_How to complete this task_
The entries below should be transcribed in their entirety, exactly as written.

Stored data:
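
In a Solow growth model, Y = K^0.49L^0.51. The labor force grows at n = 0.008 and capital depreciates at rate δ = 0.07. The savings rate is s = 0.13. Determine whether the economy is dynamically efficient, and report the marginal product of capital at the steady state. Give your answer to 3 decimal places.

n + δ = 0.008 + 0.07 = 0.078.
Steady-state k*: s·k^0.49 = 0.078·k gives k* = (0.13/0.078)^(1/0.51) ≈ 2.7227.
MPK = 0.49·2.7227^(-0.51) ≈ 0.2940.
MPK > n+δ = 0.078, so the economy is dynamically efficient (under-saving).

dynamically efficient; MPK ≈ 0.294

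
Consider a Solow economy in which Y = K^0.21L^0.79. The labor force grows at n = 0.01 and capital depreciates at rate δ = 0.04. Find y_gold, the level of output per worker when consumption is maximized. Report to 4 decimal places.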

_The completed task_
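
In a Solow growth model, Y = K^0.49L^0.51. The labor force grows at n = 0.008 and capital depreciates at rate δ = 0.07. The savings rate is s = 0.13. Determine whether the economy is dynamically efficient, and report the marginal product of capital at the steady state. Give your answer to 3 decimal places.

n + δ = 0.008 + 0.07 = 0.078.
Steady-state k*: s·k^0.49 = 0.078·k gives k* = (0.13/0.078)^(1/0.51) ≈ 2.7227.
MPK = 0.49·2.7227^(-0.51) ≈ 0.2940.
MPK > n+δ = 0.078, so the economy is dynamically efficient (under-saving).

dynamically efficient; MPK ≈ 0.294

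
Consider a Solow economy in which Y = K^0.21L^0.79. The labor force grows at n = 0.01 and capital depreciates at rate δ = 0.04. Find y_gold, the level of output per worker when consumption is maximized. Report to 4 decimal places.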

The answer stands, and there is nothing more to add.